Task material:
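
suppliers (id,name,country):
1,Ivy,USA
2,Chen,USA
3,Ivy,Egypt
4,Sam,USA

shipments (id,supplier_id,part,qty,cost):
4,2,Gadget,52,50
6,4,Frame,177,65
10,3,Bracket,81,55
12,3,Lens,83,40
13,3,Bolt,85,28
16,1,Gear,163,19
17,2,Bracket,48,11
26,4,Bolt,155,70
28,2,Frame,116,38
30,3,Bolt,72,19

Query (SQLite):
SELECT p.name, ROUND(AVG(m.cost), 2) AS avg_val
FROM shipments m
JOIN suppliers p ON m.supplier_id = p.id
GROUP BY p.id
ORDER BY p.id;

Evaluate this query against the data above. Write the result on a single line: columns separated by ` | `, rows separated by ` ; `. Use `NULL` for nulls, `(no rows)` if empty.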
* * *
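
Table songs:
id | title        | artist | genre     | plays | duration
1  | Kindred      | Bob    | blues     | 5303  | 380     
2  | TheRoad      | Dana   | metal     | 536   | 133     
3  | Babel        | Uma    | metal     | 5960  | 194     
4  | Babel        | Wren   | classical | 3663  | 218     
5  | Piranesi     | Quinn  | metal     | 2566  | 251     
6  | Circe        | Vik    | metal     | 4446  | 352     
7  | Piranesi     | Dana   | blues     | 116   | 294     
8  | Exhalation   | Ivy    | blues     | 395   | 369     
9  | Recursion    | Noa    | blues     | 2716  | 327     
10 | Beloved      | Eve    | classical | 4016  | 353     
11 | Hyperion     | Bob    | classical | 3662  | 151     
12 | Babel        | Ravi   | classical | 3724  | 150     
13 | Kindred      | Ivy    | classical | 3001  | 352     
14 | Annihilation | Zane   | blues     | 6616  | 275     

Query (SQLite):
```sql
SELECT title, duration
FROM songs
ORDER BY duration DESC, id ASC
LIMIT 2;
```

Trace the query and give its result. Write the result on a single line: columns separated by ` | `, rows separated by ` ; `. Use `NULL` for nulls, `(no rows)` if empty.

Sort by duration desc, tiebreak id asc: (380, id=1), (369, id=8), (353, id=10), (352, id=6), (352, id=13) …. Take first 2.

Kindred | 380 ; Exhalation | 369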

Required work:
Scan the data above for the word "ORDER". Copy every line in which it is found.

Task output:
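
ORDER BY p.id;
ORDER BY duration DESC, id ASC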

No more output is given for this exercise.